Exercise materials >>
....................

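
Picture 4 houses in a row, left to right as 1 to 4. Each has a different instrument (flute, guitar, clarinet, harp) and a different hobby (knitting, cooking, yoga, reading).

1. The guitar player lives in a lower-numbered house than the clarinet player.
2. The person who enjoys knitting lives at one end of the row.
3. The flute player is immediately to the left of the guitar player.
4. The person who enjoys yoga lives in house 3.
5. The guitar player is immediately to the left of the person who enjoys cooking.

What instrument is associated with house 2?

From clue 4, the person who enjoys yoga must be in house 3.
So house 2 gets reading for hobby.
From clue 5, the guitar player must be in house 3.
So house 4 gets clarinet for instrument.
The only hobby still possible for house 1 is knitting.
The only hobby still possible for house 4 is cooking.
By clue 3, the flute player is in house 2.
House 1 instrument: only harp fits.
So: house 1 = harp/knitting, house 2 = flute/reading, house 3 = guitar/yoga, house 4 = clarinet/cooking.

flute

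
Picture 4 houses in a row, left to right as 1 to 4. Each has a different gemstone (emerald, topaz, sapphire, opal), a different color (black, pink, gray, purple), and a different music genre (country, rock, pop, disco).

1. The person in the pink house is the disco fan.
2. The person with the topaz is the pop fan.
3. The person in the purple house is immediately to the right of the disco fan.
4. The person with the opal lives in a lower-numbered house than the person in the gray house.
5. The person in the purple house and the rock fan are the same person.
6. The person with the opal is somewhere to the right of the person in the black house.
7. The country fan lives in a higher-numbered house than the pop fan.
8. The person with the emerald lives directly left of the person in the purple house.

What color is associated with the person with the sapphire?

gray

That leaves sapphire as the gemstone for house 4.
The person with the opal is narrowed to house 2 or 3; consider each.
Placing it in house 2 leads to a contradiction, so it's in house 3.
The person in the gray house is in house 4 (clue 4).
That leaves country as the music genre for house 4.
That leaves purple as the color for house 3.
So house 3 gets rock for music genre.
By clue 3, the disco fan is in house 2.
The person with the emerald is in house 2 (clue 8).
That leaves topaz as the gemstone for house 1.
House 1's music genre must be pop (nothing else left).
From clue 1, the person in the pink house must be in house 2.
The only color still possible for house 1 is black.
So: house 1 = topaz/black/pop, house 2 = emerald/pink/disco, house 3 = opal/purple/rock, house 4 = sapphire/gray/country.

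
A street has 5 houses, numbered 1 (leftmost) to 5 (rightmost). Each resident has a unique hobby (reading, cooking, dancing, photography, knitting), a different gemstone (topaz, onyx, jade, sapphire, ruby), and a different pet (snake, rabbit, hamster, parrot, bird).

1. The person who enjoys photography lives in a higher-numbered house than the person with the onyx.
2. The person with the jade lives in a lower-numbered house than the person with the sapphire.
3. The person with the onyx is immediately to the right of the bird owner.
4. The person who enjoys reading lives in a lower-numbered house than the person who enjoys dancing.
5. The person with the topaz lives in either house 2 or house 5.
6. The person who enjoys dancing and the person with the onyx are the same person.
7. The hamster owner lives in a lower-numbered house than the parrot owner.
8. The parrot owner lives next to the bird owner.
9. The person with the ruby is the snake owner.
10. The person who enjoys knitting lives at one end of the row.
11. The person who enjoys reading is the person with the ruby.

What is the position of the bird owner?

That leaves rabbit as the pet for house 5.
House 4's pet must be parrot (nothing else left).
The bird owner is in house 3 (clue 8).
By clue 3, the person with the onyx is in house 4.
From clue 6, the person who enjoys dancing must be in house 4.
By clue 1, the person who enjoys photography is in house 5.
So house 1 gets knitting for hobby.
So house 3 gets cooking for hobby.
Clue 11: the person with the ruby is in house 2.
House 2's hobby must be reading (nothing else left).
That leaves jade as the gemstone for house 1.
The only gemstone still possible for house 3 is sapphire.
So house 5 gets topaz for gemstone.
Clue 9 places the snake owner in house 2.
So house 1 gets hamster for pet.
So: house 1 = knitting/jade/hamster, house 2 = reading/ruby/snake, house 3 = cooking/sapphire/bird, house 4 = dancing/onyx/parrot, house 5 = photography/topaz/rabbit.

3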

....................

The response must consist solely of the lines from the first line of the entries through the line containing "5. The guitar", repeated exactly.

Answer box >>
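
Picture 4 houses in a row, left to right as 1 to 4. Each has a different instrument (flute, guitar, clarinet, harp) and a different hobby (knitting, cooking, yoga, reading).

1. The guitar player lives in a lower-numbered house than the clarinet player.
2. The person who enjoys knitting lives at one end of the row.
3. The flute player is immediately to the left of the guitar player.
4. The person who enjoys yoga lives in house 3.
5. The guitar player is immediately to the left of the person who enjoys cooking.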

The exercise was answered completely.